WHAT YOU WILL DO: Each line below with the string "cookies" should be copied.

RECORDS SUPPLIED:
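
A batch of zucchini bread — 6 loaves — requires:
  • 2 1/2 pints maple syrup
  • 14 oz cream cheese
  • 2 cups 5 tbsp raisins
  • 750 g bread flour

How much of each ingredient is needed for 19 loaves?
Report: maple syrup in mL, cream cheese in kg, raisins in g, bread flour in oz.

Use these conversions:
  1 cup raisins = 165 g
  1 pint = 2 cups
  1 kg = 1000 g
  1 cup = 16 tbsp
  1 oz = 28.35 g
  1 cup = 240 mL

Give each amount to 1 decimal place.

Scaling factor: 19/6.
maple syrup: 2.5 pint × 19/6 × 2 cup/pint × 240 mL/cup = 3800.0 mL
cream cheese: 14 oz × 19/6 × 28.35 g/oz ÷ 1000 g/kg ≈ 1.3 kg
raisins: (2 cup + 5 tbsp = 2.3125 cup) × 19/6 × 165 g/cup ≈ 1208.3 g
bread flour: 750 g × 19/6 ÷ 28.35 g/oz ≈ 83.8 oz

maple syrup: 3800.0 mL; cream cheese: 1.3 kg; raisins: 1208.3 g; bread flour: 83.8 oz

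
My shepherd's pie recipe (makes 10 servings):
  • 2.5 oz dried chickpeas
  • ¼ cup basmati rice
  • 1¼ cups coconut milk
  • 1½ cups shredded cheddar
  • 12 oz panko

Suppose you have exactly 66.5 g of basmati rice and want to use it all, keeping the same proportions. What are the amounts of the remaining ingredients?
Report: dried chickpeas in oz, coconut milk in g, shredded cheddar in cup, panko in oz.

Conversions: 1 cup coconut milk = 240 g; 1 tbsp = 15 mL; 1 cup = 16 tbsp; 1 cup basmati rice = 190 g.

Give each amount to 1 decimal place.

The original recipe has 47.5 g of basmati rice, so the scaling factor is 66.5 ÷ 47.5 = 7/5 = 1.4.
dried chickpeas: 2.5 oz × 7/5 = 3.5 oz
coconut milk: 1.25 cup × 7/5 × 240 g/cup = 420.0 g
shredded cheddar: 1.5 cup × 7/5 = 2.1 cup
panko: 12 oz × 7/5 = 16.8 oz

dried chickpeas: 3.5 oz; coconut milk: 420.0 g; shredded cheddar: 2.1 cup; panko: 16.8 oz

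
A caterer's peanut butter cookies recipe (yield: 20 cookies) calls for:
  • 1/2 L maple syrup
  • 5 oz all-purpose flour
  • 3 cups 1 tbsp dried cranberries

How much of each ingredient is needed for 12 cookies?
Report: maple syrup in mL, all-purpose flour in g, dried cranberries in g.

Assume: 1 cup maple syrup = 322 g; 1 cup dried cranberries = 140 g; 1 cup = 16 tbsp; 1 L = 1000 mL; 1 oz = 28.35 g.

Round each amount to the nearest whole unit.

Scaling factor: 12/20 = 3/5 = 0.6.
maple syrup: 0.5 L × 3/5 × 1000 mL/L = 300 mL
all-purpose flour: 5 oz × 3/5 × 28.35 g/oz ≈ 85 g
dried cranberries: (3 cup + 1 tbsp = 3.0625 cup) × 3/5 × 140 g/cup ≈ 257 g

maple syrup: 300 mL; all-purpose flour: 85 g; dried cranberries: 257 g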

WRITTEN ANSWER:
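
A caterer's peanut butter cookies recipe (yield: 20 cookies) calls for:
How much of each ingredient is needed for 12 cookies?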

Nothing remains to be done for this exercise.